== WHAT THE TASK REQUIRES ==
Could you report every line from the entries that includes the word "distribution"?

(Stored items)

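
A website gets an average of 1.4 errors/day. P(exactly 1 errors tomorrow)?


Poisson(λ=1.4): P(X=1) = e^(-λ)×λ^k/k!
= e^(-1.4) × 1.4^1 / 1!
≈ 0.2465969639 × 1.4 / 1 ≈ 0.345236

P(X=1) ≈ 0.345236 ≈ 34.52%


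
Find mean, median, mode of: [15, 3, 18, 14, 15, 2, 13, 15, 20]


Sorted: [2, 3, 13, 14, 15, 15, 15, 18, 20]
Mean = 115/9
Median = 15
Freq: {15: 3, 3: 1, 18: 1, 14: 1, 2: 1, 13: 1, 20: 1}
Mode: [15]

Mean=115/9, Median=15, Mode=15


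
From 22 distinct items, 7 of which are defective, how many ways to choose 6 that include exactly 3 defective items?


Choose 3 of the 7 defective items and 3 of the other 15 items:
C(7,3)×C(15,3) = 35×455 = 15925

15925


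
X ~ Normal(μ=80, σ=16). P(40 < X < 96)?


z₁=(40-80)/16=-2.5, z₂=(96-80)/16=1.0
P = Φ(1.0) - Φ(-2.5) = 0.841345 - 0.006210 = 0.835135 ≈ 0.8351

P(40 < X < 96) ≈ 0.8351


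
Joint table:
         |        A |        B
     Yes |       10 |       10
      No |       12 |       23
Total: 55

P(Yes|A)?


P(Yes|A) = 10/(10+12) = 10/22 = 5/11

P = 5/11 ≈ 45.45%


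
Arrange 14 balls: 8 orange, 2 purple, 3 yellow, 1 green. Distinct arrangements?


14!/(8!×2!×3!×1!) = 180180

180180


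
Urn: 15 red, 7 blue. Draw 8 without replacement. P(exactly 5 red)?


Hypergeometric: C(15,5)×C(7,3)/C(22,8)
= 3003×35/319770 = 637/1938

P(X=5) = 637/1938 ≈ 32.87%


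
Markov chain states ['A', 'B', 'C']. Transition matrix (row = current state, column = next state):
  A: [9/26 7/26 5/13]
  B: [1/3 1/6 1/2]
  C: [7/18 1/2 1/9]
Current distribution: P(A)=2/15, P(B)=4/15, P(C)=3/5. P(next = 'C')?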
--
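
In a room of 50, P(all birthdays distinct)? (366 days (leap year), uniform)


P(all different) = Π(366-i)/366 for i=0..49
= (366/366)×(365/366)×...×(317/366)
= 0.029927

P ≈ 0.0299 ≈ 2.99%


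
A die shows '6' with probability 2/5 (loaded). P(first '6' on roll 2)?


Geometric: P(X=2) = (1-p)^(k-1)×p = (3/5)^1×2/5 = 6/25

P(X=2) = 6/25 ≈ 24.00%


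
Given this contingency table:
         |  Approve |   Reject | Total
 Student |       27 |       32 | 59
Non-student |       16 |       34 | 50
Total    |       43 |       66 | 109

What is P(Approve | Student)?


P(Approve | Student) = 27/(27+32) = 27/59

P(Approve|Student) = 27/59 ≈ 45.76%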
==
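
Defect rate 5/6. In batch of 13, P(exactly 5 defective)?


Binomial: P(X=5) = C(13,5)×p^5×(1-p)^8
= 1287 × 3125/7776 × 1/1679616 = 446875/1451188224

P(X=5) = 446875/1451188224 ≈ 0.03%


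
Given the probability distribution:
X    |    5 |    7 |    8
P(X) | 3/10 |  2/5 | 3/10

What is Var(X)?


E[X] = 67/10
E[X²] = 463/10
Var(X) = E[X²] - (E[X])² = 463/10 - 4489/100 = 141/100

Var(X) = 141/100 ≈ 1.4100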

== ANSWER TO THIS TASK ==
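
Current distribution: P(A)=2/15, P(B)=4/15, P(C)=3/5. P(next = 'C')?
Given the probability distribution: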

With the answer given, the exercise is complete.